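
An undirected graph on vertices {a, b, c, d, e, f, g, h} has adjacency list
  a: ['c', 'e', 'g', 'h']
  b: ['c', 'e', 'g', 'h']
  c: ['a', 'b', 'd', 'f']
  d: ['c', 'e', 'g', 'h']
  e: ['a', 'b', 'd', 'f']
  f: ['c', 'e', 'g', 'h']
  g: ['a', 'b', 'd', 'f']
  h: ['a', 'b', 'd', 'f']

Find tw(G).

4

A width-4 tree decomposition is:
Bags: B1 = {a, b, d, f, g}  B2 = {a, b, c, d, f}  B3 = {a, b, d, e, f}  B4 = {a, b, d, f, h}
Tree: B1–B2, B2–B3, B3–B4
Each bag holds 5 vertices, so the decomposition has width 4, which upper-bounds the treewidth. For the lower bound: the 5 vertex sets {a,g}, {c,d}, {e,f}, {b}, {h} are disjoint, each induces a connected subgraph, and every pair is joined by at least one edge of G. Contracting each set to a single vertex therefore yields K_{5} as a minor, and since treewidth is minor-monotone, tw(G) ≥ tw(K_{5}) = 4. The upper and lower bounds meet at 4, so that is the treewidth.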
● ● ● ● ●
Repeat, exactly and only, the lines from the beginning of the material through the line that contains "h: ['a', 'b', 'd', 'f']".

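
An undirected graph on vertices {a, b, c, d, e, f, g, h} has adjacency list
  a: ['c', 'e', 'g', 'h']
  b: ['c', 'e', 'g', 'h']
  c: ['a', 'b', 'd', 'f']
  d: ['c', 'e', 'g', 'h']
  e: ['a', 'b', 'd', 'f']
  f: ['c', 'e', 'g', 'h']
  g: ['a', 'b', 'd', 'f']
  h: ['a', 'b', 'd', 'f']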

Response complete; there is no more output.